## [Exercise directions]
Below are records; give the number of their lines that hold the word "expand", and write nothing more.
*** Data records ***
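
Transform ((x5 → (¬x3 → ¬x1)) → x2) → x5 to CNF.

((x5 → (¬x3 → ¬x1)) → x2) → x5
⇔ ¬((x5 → (¬x3 → ¬x1)) → x2) ∨ x5   (eliminate →)
⇔ ¬(¬(x5 → (¬x3 → ¬x1)) ∨ x2) ∨ x5   (eliminate →)
⇔ ¬(¬(¬x5 ∨ (¬x3 → ¬x1)) ∨ x2) ∨ x5   (eliminate →)
⇔ ¬(¬(¬x5 ∨ ¬¬x3 ∨ ¬x1) ∨ x2) ∨ x5   (eliminate →)
⇔ (¬¬(¬x5 ∨ ¬¬x3 ∨ ¬x1) ∧ ¬x2) ∨ x5   (De Morgan)
⇔ ((¬x5 ∨ ¬¬x3 ∨ ¬x1) ∧ ¬x2) ∨ x5   (double negation)
⇔ ((¬x5 ∨ x3 ∨ ¬x1) ∧ ¬x2) ∨ x5   (double negation)
⇔ (¬x5 ∨ x3 ∨ ¬x1 ∨ x5) ∧ (¬x2 ∨ x5)   (distribute ∨ over ∧)
⇔ ¬x2 ∨ x5   (simplify)

¬x2 ∨ x5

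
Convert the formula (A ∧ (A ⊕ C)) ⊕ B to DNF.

(A ∧ (A ⊕ C)) ⊕ B
≡ (A ∧ (A ⊕ C) ∧ ¬B) ∨ (¬(A ∧ (A ⊕ C)) ∧ B)   [expand ⊕]
≡ (A ∧ ((A ∧ ¬C) ∨ (¬A ∧ C)) ∧ ¬B) ∨ (¬(A ∧ (A ⊕ C)) ∧ B)   [expand ⊕]
≡ (A ∧ ((A ∧ ¬C) ∨ (¬A ∧ C)) ∧ ¬B) ∨ (¬(A ∧ ((A ∧ ¬C) ∨ (¬A ∧ C))) ∧ B)   [expand ⊕]
≡ (A ∧ ((A ∧ ¬C) ∨ (¬A ∧ C)) ∧ ¬B) ∨ ((¬A ∨ ¬((A ∧ ¬C) ∨ (¬A ∧ C))) ∧ B)   [De Morgan]
≡ (A ∧ ((A ∧ ¬C) ∨ (¬A ∧ C)) ∧ ¬B) ∨ ((¬A ∨ (¬(A ∧ ¬C) ∧ ¬(¬A ∧ C))) ∧ B)   [De Morgan]
≡ (A ∧ ((A ∧ ¬C) ∨ (¬A ∧ C)) ∧ ¬B) ∨ ((¬A ∨ ((¬A ∨ ¬¬C) ∧ ¬(¬A ∧ C))) ∧ B)   [De Morgan]
≡ (A ∧ ((A ∧ ¬C) ∨ (¬A ∧ C)) ∧ ¬B) ∨ ((¬A ∨ ((¬A ∨ C) ∧ ¬(¬A ∧ C))) ∧ B)   [double negation]
≡ (A ∧ ((A ∧ ¬C) ∨ (¬A ∧ C)) ∧ ¬B) ∨ ((¬A ∨ ((¬A ∨ C) ∧ (¬¬A ∨ ¬C))) ∧ B)   [De Morgan]
≡ (A ∧ ((A ∧ ¬C) ∨ (¬A ∧ C)) ∧ ¬B) ∨ ((¬A ∨ ((¬A ∨ C) ∧ (A ∨ ¬C))) ∧ B)   [double negation]
≡ (A ∧ A ∧ ¬C ∧ ¬B) ∨ (A ∧ ¬A ∧ C ∧ ¬B) ∨ (¬A ∧ B) ∨ (¬A ∧ A ∧ B) ∨ (¬A ∧ ¬C ∧ B) ∨ (C ∧ A ∧ B) ∨ (C ∧ ¬C ∧ B)   [distribute ∧ over ∨]
≡ (A ∧ ¬C ∧ ¬B) ∨ (¬A ∧ B) ∨ (C ∧ A ∧ B)   [simplify]

(A ∧ ¬C ∧ ¬B) ∨ (¬A ∧ B) ∨ (C ∧ A ∧ B)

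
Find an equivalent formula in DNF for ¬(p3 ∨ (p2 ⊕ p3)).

¬(p3 ∨ (p2 ⊕ p3))
≡ ¬(p3 ∨ (p2 ∧ ¬p3) ∨ (¬p2 ∧ p3))   — expand ⊕
≡ ¬p3 ∧ ¬(p2 ∧ ¬p3) ∧ ¬(¬p2 ∧ p3)   — De Morgan
≡ ¬p3 ∧ (¬p2 ∨ ¬¬p3) ∧ ¬(¬p2 ∧ p3)   — De Morgan
≡ ¬p3 ∧ (¬p2 ∨ p3) ∧ ¬(¬p2 ∧ p3)   — double negation
≡ ¬p3 ∧ (¬p2 ∨ p3) ∧ (¬¬p2 ∨ ¬p3)   — De Morgan
≡ ¬p3 ∧ (¬p2 ∨ p3) ∧ (p2 ∨ ¬p3)   — double negation
≡ (¬p3 ∧ ¬p2 ∧ p2) ∨ (¬p3 ∧ ¬p2 ∧ ¬p3) ∨ (¬p3 ∧ p3 ∧ p2) ∨ (¬p3 ∧ p3 ∧ ¬p3)   — distribute ∧ over ∨
≡ ¬p3 ∧ ¬p2   — simplify

¬p3 ∧ ¬p2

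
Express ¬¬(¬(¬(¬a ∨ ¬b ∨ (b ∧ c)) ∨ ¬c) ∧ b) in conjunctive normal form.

c ∧ b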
*** End of Data records ***
## [Solution to this exercise]
4